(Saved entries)
· · · · ·

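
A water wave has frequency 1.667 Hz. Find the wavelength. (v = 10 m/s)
λ = v/f = 5.999 m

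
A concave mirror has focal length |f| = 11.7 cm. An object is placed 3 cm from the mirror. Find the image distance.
f = +11.7 cm (concave); 1/di = 1/f − 1/do → di = -4.034 cm (virtual image, behind mirror)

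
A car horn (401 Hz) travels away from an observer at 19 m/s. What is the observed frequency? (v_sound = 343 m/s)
f_obs = f·v/(v + v_s) = 380 Hz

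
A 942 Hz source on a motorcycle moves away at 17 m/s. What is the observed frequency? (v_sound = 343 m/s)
f_obs = f·v/(v + v_s) = 897.5 Hz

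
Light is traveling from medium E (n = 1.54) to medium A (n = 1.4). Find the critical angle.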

· · · · ·

• BRIEF
Please give back the entries above, unchanged and complete.

• OUTPUT OF THE TASK
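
A water wave has frequency 1.667 Hz. Find the wavelength. (v = 10 m/s)
λ = v/f = 5.999 m

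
A concave mirror has focal length |f| = 11.7 cm. An object is placed 3 cm from the mirror. Find the image distance.
f = +11.7 cm (concave); 1/di = 1/f − 1/do → di = -4.034 cm (virtual image, behind mirror)

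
A car horn (401 Hz) travels away from an observer at 19 m/s. What is the observed frequency? (v_sound = 343 m/s)
f_obs = f·v/(v + v_s) = 380 Hz

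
A 942 Hz source on a motorcycle moves away at 17 m/s. What is the observed frequency? (v_sound = 343 m/s)
f_obs = f·v/(v + v_s) = 897.5 Hz

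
Light is traveling from medium E (n = 1.54) to medium A (n = 1.4). Find the critical angle.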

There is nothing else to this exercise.